**What this task involves:**
Retype, word for word, every line of the records below starting at the one that contains "Voice-leading question: from" and ending at the one that contains "In the Ab ascending"; include both of those lines and nothing more.

Saved data entries:
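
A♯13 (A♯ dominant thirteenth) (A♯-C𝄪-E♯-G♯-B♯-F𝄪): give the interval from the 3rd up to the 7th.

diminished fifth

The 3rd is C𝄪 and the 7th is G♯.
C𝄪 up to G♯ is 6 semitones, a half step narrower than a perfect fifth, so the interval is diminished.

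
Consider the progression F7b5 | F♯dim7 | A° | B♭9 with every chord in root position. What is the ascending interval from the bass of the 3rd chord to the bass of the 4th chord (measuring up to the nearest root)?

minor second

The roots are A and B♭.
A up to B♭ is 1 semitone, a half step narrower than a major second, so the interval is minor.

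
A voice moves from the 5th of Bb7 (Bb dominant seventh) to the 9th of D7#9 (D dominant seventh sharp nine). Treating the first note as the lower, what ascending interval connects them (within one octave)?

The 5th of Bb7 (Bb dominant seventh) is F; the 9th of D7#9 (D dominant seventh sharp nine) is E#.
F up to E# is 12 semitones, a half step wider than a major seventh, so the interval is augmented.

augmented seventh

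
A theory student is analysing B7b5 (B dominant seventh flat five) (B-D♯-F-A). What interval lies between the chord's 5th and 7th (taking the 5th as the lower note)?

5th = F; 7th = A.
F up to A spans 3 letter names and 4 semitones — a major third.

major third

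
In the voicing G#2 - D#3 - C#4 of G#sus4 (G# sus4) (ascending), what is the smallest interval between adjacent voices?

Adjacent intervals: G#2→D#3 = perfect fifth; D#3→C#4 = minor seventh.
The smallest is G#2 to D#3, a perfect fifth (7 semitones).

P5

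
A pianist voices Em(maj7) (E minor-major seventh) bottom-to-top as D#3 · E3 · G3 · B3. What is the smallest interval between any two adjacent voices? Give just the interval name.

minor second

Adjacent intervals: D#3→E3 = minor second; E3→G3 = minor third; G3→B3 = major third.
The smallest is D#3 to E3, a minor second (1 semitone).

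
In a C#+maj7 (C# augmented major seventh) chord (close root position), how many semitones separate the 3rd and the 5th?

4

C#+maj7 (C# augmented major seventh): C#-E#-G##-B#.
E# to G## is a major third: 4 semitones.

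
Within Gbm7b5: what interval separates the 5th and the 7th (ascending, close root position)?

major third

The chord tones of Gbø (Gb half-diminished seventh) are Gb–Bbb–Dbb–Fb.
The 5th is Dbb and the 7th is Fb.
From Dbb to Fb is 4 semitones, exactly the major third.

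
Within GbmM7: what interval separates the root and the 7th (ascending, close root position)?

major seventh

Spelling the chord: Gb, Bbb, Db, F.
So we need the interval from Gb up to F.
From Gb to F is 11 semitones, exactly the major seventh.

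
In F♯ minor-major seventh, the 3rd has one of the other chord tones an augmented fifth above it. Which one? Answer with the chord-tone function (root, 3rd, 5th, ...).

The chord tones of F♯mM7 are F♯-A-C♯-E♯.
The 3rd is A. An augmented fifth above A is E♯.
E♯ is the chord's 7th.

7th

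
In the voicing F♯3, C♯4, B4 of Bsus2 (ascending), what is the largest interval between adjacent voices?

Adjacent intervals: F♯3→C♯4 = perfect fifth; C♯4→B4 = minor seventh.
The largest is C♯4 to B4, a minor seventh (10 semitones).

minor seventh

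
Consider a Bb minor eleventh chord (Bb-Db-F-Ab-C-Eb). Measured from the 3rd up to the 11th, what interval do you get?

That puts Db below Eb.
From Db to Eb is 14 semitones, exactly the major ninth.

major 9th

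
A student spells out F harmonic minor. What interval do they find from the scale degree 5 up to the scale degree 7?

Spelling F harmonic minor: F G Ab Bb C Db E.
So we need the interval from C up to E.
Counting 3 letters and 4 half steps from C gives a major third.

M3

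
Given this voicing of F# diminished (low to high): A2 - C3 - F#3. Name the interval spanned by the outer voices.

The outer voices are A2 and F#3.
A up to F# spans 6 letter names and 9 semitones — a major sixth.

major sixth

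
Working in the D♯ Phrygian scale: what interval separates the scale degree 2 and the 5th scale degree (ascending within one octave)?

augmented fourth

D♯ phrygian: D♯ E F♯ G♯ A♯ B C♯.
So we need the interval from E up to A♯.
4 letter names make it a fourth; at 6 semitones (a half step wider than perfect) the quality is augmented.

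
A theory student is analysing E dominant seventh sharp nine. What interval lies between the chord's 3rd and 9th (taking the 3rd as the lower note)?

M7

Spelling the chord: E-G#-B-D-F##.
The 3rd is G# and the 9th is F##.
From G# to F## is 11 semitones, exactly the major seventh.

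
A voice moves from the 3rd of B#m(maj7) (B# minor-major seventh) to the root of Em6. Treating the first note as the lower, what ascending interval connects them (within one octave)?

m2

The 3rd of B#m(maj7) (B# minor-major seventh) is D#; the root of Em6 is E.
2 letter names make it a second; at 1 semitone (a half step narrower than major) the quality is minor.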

---

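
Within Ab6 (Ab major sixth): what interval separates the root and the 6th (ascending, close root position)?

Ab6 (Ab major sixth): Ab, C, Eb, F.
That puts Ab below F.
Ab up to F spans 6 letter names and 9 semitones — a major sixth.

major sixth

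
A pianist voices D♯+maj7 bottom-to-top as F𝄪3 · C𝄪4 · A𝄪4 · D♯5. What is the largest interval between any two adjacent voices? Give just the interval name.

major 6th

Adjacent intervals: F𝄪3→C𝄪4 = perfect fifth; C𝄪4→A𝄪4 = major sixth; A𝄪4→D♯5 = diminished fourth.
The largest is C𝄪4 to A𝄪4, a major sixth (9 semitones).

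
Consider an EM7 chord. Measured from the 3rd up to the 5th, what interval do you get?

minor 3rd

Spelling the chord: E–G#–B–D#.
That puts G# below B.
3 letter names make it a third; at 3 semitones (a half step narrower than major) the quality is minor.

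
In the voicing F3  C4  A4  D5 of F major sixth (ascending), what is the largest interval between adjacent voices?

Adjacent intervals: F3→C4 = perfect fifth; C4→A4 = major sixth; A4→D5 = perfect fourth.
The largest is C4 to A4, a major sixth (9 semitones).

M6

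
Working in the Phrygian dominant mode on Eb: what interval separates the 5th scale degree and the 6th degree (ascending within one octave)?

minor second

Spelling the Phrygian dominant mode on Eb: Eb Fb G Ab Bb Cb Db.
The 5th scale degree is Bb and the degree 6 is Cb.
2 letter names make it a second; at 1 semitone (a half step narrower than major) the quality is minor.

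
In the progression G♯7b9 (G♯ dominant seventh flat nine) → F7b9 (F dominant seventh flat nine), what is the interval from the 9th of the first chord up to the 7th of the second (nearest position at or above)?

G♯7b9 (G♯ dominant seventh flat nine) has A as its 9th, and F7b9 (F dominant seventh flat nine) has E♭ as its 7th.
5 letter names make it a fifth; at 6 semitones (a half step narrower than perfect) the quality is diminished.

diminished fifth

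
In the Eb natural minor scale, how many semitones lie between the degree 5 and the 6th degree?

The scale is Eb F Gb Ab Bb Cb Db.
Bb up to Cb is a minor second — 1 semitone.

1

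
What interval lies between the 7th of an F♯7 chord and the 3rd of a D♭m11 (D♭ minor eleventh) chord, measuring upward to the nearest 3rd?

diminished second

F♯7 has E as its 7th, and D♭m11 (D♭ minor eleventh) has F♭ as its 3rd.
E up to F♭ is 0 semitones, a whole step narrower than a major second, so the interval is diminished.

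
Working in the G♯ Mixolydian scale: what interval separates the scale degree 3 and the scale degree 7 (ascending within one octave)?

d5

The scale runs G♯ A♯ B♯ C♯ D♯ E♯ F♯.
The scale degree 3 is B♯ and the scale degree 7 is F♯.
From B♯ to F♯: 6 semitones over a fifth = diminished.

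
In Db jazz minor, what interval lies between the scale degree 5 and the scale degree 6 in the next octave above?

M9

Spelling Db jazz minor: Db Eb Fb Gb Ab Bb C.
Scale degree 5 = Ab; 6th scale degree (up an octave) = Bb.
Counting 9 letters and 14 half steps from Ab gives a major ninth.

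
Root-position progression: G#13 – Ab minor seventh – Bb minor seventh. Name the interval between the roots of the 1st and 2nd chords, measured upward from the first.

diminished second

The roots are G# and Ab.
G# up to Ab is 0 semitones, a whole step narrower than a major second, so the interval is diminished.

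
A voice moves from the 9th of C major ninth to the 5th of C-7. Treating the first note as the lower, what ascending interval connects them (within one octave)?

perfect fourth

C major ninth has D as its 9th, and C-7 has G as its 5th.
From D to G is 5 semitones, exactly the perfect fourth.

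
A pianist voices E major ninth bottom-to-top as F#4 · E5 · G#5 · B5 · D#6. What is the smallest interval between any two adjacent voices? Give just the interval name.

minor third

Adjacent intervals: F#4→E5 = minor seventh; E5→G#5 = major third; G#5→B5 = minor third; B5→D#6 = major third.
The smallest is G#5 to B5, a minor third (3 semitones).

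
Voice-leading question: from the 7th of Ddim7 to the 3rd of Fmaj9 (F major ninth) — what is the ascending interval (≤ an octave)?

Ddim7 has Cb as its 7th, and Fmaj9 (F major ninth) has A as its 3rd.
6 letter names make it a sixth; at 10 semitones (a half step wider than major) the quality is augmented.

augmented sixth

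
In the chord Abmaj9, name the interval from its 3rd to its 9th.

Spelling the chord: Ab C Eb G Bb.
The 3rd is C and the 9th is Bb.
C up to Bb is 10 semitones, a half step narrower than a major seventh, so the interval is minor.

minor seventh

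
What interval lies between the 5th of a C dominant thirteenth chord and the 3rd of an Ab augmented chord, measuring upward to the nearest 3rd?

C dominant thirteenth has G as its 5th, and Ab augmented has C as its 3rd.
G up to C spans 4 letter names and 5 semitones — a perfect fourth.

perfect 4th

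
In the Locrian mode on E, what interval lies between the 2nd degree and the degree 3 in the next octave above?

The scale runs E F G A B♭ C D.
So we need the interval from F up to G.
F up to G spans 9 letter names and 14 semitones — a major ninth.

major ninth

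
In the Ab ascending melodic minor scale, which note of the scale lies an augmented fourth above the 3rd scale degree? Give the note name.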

* * *

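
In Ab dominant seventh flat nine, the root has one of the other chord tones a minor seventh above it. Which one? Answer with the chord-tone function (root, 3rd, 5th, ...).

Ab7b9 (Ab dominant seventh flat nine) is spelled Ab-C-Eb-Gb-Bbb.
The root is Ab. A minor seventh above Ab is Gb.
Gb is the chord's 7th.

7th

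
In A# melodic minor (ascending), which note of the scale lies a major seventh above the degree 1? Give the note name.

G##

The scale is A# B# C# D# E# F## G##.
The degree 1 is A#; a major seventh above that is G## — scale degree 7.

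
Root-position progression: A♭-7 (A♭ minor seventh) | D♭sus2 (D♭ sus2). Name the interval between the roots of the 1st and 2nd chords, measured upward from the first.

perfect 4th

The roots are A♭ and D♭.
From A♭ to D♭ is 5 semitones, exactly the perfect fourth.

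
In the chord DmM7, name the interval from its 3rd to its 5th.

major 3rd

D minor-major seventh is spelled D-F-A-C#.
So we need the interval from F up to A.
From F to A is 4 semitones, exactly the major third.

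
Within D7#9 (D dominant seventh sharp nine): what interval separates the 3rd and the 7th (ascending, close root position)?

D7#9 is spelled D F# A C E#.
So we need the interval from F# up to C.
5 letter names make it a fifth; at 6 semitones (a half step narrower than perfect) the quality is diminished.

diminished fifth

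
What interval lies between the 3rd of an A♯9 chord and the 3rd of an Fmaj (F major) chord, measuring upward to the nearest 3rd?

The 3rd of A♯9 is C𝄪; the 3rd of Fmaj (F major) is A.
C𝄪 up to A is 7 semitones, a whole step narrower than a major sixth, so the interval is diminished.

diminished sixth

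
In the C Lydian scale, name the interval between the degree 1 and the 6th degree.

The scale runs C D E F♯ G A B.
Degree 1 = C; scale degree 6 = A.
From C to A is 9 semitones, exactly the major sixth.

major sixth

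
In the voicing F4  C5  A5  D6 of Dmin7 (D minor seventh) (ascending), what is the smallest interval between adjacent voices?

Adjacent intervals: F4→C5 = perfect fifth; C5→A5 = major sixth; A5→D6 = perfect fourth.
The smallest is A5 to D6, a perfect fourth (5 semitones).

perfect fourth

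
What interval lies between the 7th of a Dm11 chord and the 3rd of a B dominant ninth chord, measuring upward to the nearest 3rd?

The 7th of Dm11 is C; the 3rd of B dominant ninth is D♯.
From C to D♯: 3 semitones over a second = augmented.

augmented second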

**Reply:**
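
Voice-leading question: from the 7th of Ddim7 to the 3rd of Fmaj9 (F major ninth) — what is the ascending interval (≤ an octave)?

Ddim7 has Cb as its 7th, and Fmaj9 (F major ninth) has A as its 3rd.
6 letter names make it a sixth; at 10 semitones (a half step wider than major) the quality is augmented.

augmented sixth

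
In the chord Abmaj9, name the interval from its 3rd to its 9th.

Spelling the chord: Ab C Eb G Bb.
The 3rd is C and the 9th is Bb.
C up to Bb is 10 semitones, a half step narrower than a major seventh, so the interval is minor.

minor seventh

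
What interval lies between the 5th of a C dominant thirteenth chord and the 3rd of an Ab augmented chord, measuring upward to the nearest 3rd?

C dominant thirteenth has G as its 5th, and Ab augmented has C as its 3rd.
G up to C spans 4 letter names and 5 semitones — a perfect fourth.

perfect 4th

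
In the Locrian mode on E, what interval lies between the 2nd degree and the degree 3 in the next octave above?

The scale runs E F G A B♭ C D.
So we need the interval from F up to G.
F up to G spans 9 letter names and 14 semitones — a major ninth.

major ninth

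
In the Ab ascending melodic minor scale, which note of the scale lies an augmented fourth above the 3rd scale degree? Give the note name.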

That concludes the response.